**Record set**.
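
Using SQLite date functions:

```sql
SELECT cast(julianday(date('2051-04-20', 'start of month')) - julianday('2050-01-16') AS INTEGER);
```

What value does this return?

440

`start of month` rewinds 2051-04-20 to 2051-04-01.
15 days remain in January 2050 after the 16th (31 − 16).
Full months from February 2050 through March 2051 contribute their day counts.
Then 1 day into April 2051.
Total: 15 + 28 + 31 + 30 + 31 + 30 + 31 + 31 + 30 + 31 + 30 + 31 + 31 + 28 + 31 + 1 = 440.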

**Exercise goal**.
Transcribe the entries above, every line exactly as it reads.

**Written solution**.
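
Using SQLite date functions:

```sql
SELECT cast(julianday(date('2051-04-20', 'start of month')) - julianday('2050-01-16') AS INTEGER);
```

What value does this return?

440

`start of month` rewinds 2051-04-20 to 2051-04-01.
15 days remain in January 2050 after the 16th (31 − 16).
Full months from February 2050 through March 2051 contribute their day counts.
Then 1 day into April 2051.
Total: 15 + 28 + 31 + 30 + 31 + 30 + 31 + 31 + 30 + 31 + 30 + 31 + 31 + 28 + 31 + 1 = 440.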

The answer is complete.